A single number is required: how many lines below include the string "quarter".
+++ DATA TO EXAMINE +++
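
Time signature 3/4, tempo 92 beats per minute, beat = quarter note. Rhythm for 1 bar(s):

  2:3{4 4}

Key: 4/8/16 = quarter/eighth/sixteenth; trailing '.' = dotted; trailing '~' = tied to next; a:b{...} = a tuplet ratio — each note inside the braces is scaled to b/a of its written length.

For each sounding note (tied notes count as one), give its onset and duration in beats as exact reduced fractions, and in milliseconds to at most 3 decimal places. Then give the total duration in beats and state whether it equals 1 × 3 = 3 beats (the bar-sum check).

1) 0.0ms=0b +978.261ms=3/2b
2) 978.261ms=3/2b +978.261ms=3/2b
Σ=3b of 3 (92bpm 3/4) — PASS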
+++
+++ DATA TO EXAMINE +++
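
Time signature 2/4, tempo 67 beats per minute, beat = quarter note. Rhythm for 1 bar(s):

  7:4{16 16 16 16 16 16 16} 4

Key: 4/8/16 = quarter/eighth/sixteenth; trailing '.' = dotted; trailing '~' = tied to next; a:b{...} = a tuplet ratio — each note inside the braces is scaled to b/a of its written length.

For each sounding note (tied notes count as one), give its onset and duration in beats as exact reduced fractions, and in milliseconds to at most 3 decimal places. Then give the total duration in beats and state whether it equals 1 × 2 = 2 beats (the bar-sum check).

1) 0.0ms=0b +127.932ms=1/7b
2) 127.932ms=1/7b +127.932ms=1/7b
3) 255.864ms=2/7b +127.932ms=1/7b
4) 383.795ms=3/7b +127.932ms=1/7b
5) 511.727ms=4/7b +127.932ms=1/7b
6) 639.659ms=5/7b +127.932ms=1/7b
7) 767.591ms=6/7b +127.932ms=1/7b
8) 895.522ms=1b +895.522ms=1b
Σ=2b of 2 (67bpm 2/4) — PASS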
+++
• **RESPONSE BOX**:
4